§ **INFORMATION SUPPLIED**:

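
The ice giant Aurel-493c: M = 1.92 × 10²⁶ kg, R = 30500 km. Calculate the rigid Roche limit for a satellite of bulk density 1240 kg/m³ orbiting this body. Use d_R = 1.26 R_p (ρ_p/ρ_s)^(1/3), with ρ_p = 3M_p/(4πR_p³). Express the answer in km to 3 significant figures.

ρ_p = 3M_p/(4πR_p³) = 3 × (1.92 × 10²⁶) / (4π × (3.05 × 10⁷ m)³) = 1620 kg/m³
d_R = 1.26 × 30500 km × (1620/1240)^(1/3)
    = 42000 km

42000 km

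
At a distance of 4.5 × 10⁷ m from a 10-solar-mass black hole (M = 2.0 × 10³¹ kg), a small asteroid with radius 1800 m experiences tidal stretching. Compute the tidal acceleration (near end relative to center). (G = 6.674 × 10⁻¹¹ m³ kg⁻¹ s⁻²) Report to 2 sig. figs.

Δg = 2GMr/d³
   = 2 × (6.674 × 10⁻¹¹) × (2.0 × 10³¹) × (1800) / (4.5 × 10⁷)³
   = 5.3 × 10¹ m/s²

5.3 × 10¹ m/s²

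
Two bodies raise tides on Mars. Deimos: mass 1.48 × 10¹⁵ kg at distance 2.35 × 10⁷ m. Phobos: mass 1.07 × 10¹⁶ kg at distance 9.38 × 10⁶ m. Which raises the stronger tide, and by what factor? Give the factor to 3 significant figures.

Phobos, by a factor of ≈ 114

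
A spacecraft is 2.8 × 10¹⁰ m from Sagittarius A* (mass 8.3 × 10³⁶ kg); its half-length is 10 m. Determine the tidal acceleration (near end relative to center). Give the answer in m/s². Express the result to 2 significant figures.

5.0 × 10⁻⁴ m/s²

Differencing GM/(d−r)² and GM/d² to first order in r/d gives 2GMr/d³.
a_tidal = 2GMr/d³
        = 2 × (6.674 × 10⁻¹¹) × (8.3 × 10³⁶) × (10) / (2.8 × 10¹⁰)³
        = 5.0 × 10⁻⁴ m/s²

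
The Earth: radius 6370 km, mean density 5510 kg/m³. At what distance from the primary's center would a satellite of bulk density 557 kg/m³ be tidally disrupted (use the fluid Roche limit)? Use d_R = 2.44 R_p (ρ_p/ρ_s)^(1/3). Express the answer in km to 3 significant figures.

d_R = 2.44 × 6370 km × (5510/557)^(1/3)
    = 33400 km

33400 km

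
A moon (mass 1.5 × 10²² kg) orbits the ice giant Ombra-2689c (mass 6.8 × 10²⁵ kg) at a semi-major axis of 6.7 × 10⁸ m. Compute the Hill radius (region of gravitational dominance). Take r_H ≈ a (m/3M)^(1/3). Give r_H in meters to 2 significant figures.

2.8 × 10⁷ m

r_H ≈ a (m/3M)^(1/3)
    = (6.7 × 10⁸) × (1.5 × 10²² / (3 × 6.8 × 10²⁵))^(1/3)
    = 2.8 × 10⁷ m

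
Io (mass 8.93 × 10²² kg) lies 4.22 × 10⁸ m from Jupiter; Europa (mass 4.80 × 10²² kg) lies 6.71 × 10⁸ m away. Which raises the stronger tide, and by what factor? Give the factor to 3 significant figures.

Io, by a factor of ≈ 7.48

Compare M/d³ for the two perturbers:
Io: (8.93 × 10²²) / (4.22 × 10⁸)³ = 1.188 × 10⁻³
Europa: (4.80 × 10²²) / (6.71 × 10⁸)³ = 1.589 × 10⁻⁴
Ratio (larger/smaller) = 7.48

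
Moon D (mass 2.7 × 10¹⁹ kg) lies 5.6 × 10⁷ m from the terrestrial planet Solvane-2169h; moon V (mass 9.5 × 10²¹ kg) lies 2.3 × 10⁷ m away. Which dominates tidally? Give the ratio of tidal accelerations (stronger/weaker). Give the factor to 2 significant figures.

Compare M/d³ for the two perturbers:
Moon D: (2.7 × 10¹⁹) / (5.6 × 10⁷)³ = 1.537 × 10⁻⁴
Moon V: (9.5 × 10²¹) / (2.3 × 10⁷)³ = 7.808 × 10⁻¹
Ratio (larger/smaller) = 5100

Moon V, by a factor of ≈ 5100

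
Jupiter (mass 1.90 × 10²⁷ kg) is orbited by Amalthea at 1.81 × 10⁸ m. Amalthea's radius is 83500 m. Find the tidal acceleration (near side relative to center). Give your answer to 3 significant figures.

3.57 × 10⁻³ m/s²

a_tidal = 2GMr/d³
        = 2 × (6.674 × 10⁻¹¹) × (1.90 × 10²⁷) × (83500) / (1.81 × 10⁸)³
        = 3.57 × 10⁻³ m/s²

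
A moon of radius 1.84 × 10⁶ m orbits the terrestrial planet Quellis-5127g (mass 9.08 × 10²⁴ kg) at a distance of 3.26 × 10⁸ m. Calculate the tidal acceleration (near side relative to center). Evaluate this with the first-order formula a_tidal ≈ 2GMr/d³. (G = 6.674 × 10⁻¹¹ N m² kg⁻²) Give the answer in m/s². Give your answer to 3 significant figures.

a_tidal = 2GMr/d³
        = 2 × (6.674 × 10⁻¹¹) × (9.08 × 10²⁴) × (1.84 × 10⁶) / (3.26 × 10⁸)³
        = 6.44 × 10⁻⁵ m/s²

6.44 × 10⁻⁵ m/s²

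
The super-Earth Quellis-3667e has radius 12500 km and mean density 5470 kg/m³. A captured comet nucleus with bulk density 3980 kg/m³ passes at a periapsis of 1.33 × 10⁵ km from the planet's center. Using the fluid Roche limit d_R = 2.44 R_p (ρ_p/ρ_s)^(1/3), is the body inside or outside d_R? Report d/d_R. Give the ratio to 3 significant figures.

outside; d/d_R ≈ 3.92

d_R = 2.44 × (12500 km) × (5470/3980)^(1/3) = 33910 km
d/d_R = (1.33 × 10⁵) / (33910) = 3.92
Since d/d_R > 1, the body is outside the Roche limit.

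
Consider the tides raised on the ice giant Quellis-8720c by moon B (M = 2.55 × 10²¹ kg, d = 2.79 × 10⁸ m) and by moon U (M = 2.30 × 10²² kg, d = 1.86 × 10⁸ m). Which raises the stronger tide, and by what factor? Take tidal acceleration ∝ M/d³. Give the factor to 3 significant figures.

Moon U, by a factor of ≈ 30.4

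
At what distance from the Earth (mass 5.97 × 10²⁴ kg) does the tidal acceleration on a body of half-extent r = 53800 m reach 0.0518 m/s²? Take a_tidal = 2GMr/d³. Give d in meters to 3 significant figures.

9.39 × 10⁶ m

2GMr/d³ = a_tidal  ⇒  d = (2GMr / a_tidal)^(1/3)
d = (2 × 6.674×10⁻¹¹ × (5.97 × 10²⁴) × (53800) / (0.0518))^(1/3)
  = 9.39 × 10⁶ m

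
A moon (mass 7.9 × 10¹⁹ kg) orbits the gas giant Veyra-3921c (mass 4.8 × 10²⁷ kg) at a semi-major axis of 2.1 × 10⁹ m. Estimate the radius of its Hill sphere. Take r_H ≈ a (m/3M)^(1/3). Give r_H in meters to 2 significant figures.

3.7 × 10⁶ m

r_H ≈ a (m/3M)^(1/3)
    = (2.1 × 10⁹) × (7.9 × 10¹⁹ / (3 × 4.8 × 10²⁷))^(1/3)
    = 3.7 × 10⁶ m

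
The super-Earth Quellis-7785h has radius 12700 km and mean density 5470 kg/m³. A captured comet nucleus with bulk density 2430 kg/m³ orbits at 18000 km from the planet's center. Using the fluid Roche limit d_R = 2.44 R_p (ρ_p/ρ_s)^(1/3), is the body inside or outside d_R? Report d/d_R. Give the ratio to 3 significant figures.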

§ **PROBLEM DESCRIPTION**: Every entry in the data should be returned exactly.

§ **RESPONSE BOX**:
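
The ice giant Aurel-493c: M = 1.92 × 10²⁶ kg, R = 30500 km. Calculate the rigid Roche limit for a satellite of bulk density 1240 kg/m³ orbiting this body. Use d_R = 1.26 R_p (ρ_p/ρ_s)^(1/3), with ρ_p = 3M_p/(4πR_p³). Express the answer in km to 3 significant figures.

ρ_p = 3M_p/(4πR_p³) = 3 × (1.92 × 10²⁶) / (4π × (3.05 × 10⁷ m)³) = 1620 kg/m³
d_R = 1.26 × 30500 km × (1620/1240)^(1/3)
    = 42000 km

42000 km

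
At a distance of 4.5 × 10⁷ m from a 10-solar-mass black hole (M = 2.0 × 10³¹ kg), a small asteroid with radius 1800 m experiences tidal stretching. Compute the tidal acceleration (near end relative to center). (G = 6.674 × 10⁻¹¹ m³ kg⁻¹ s⁻²) Report to 2 sig. figs.

Δg = 2GMr/d³
   = 2 × (6.674 × 10⁻¹¹) × (2.0 × 10³¹) × (1800) / (4.5 × 10⁷)³
   = 5.3 × 10¹ m/s²

5.3 × 10¹ m/s²

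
Two bodies raise tides on Mars. Deimos: mass 1.48 × 10¹⁵ kg at distance 2.35 × 10⁷ m. Phobos: mass 1.07 × 10¹⁶ kg at distance 9.38 × 10⁶ m. Which raises the stronger tide, and by what factor? Give the factor to 3 significant figures.

Phobos, by a factor of ≈ 114

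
A spacecraft is 2.8 × 10¹⁰ m from Sagittarius A* (mass 8.3 × 10³⁶ kg); its half-length is 10 m. Determine the tidal acceleration (near end relative to center). Give the answer in m/s². Express the result to 2 significant figures.

5.0 × 10⁻⁴ m/s²

Differencing GM/(d−r)² and GM/d² to first order in r/d gives 2GMr/d³.
a_tidal = 2GMr/d³
        = 2 × (6.674 × 10⁻¹¹) × (8.3 × 10³⁶) × (10) / (2.8 × 10¹⁰)³
        = 5.0 × 10⁻⁴ m/s²

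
The Earth: radius 6370 km, mean density 5510 kg/m³. At what distance from the primary's center would a satellite of bulk density 557 kg/m³ be tidally disrupted (use the fluid Roche limit)? Use d_R = 2.44 R_p (ρ_p/ρ_s)^(1/3). Express the answer in km to 3 significant figures.

d_R = 2.44 × 6370 km × (5510/557)^(1/3)
    = 33400 km

33400 km

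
A moon (mass 1.5 × 10²² kg) orbits the ice giant Ombra-2689c (mass 6.8 × 10²⁵ kg) at a semi-major axis of 6.7 × 10⁸ m. Compute the Hill radius (region of gravitational dominance). Take r_H ≈ a (m/3M)^(1/3). Give r_H in meters to 2 significant figures.

2.8 × 10⁷ m

r_H ≈ a (m/3M)^(1/3)
    = (6.7 × 10⁸) × (1.5 × 10²² / (3 × 6.8 × 10²⁵))^(1/3)
    = 2.8 × 10⁷ m

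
Io (mass 8.93 × 10²² kg) lies 4.22 × 10⁸ m from Jupiter; Europa (mass 4.80 × 10²² kg) lies 6.71 × 10⁸ m away. Which raises the stronger tide, and by what factor? Give the factor to 3 significant figures.

Io, by a factor of ≈ 7.48

Compare M/d³ for the two perturbers:
Io: (8.93 × 10²²) / (4.22 × 10⁸)³ = 1.188 × 10⁻³
Europa: (4.80 × 10²²) / (6.71 × 10⁸)³ = 1.589 × 10⁻⁴
Ratio (larger/smaller) = 7.48

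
Moon D (mass 2.7 × 10¹⁹ kg) lies 5.6 × 10⁷ m from the terrestrial planet Solvane-2169h; moon V (mass 9.5 × 10²¹ kg) lies 2.3 × 10⁷ m away. Which dominates tidally? Give the ratio of tidal accelerations (stronger/weaker). Give the factor to 2 significant figures.

Compare M/d³ for the two perturbers:
Moon D: (2.7 × 10¹⁹) / (5.6 × 10⁷)³ = 1.537 × 10⁻⁴
Moon V: (9.5 × 10²¹) / (2.3 × 10⁷)³ = 7.808 × 10⁻¹
Ratio (larger/smaller) = 5100

Moon V, by a factor of ≈ 5100

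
Jupiter (mass 1.90 × 10²⁷ kg) is orbited by Amalthea at 1.81 × 10⁸ m. Amalthea's radius is 83500 m. Find the tidal acceleration (near side relative to center). Give your answer to 3 significant figures.

3.57 × 10⁻³ m/s²

a_tidal = 2GMr/d³
        = 2 × (6.674 × 10⁻¹¹) × (1.90 × 10²⁷) × (83500) / (1.81 × 10⁸)³
        = 3.57 × 10⁻³ m/s²

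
A moon of radius 1.84 × 10⁶ m orbits the terrestrial planet Quellis-5127g (mass 9.08 × 10²⁴ kg) at a distance of 3.26 × 10⁸ m. Calculate the tidal acceleration (near side relative to center). Evaluate this with the first-order formula a_tidal ≈ 2GMr/d³. (G = 6.674 × 10⁻¹¹ N m² kg⁻²) Give the answer in m/s². Give your answer to 3 significant figures.

a_tidal = 2GMr/d³
        = 2 × (6.674 × 10⁻¹¹) × (9.08 × 10²⁴) × (1.84 × 10⁶) / (3.26 × 10⁸)³
        = 6.44 × 10⁻⁵ m/s²

6.44 × 10⁻⁵ m/s²

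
The super-Earth Quellis-3667e has radius 12500 km and mean density 5470 kg/m³. A captured comet nucleus with bulk density 3980 kg/m³ passes at a periapsis of 1.33 × 10⁵ km from the planet's center. Using the fluid Roche limit d_R = 2.44 R_p (ρ_p/ρ_s)^(1/3), is the body inside or outside d_R? Report d/d_R. Give the ratio to 3 significant figures.

outside; d/d_R ≈ 3.92

d_R = 2.44 × (12500 km) × (5470/3980)^(1/3) = 33910 km
d/d_R = (1.33 × 10⁵) / (33910) = 3.92
Since d/d_R > 1, the body is outside the Roche limit.

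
Consider the tides raised on the ice giant Quellis-8720c by moon B (M = 2.55 × 10²¹ kg, d = 2.79 × 10⁸ m) and by moon U (M = 2.30 × 10²² kg, d = 1.86 × 10⁸ m). Which raises the stronger tide, and by what factor? Take tidal acceleration ∝ M/d³. Give the factor to 3 significant figures.

Moon U, by a factor of ≈ 30.4

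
At what distance from the Earth (mass 5.97 × 10²⁴ kg) does the tidal acceleration on a body of half-extent r = 53800 m reach 0.0518 m/s²? Take a_tidal = 2GMr/d³. Give d in meters to 3 significant figures.

9.39 × 10⁶ m

2GMr/d³ = a_tidal  ⇒  d = (2GMr / a_tidal)^(1/3)
d = (2 × 6.674×10⁻¹¹ × (5.97 × 10²⁴) × (53800) / (0.0518))^(1/3)
  = 9.39 × 10⁶ m

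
A moon (mass 7.9 × 10¹⁹ kg) orbits the gas giant Veyra-3921c (mass 4.8 × 10²⁷ kg) at a semi-major axis of 2.1 × 10⁹ m. Estimate the radius of its Hill sphere. Take r_H ≈ a (m/3M)^(1/3). Give r_H in meters to 2 significant figures.

3.7 × 10⁶ m

r_H ≈ a (m/3M)^(1/3)
    = (2.1 × 10⁹) × (7.9 × 10¹⁹ / (3 × 4.8 × 10²⁷))^(1/3)
    = 3.7 × 10⁶ m

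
The super-Earth Quellis-7785h has radius 12700 km and mean density 5470 kg/m³. A captured comet nucleus with bulk density 2430 kg/m³ orbits at 18000 km from the planet's center. Using the fluid Roche limit d_R = 2.44 R_p (ρ_p/ρ_s)^(1/3), is the body inside or outside d_R? Report d/d_R. Give the ratio to 3 significant figures.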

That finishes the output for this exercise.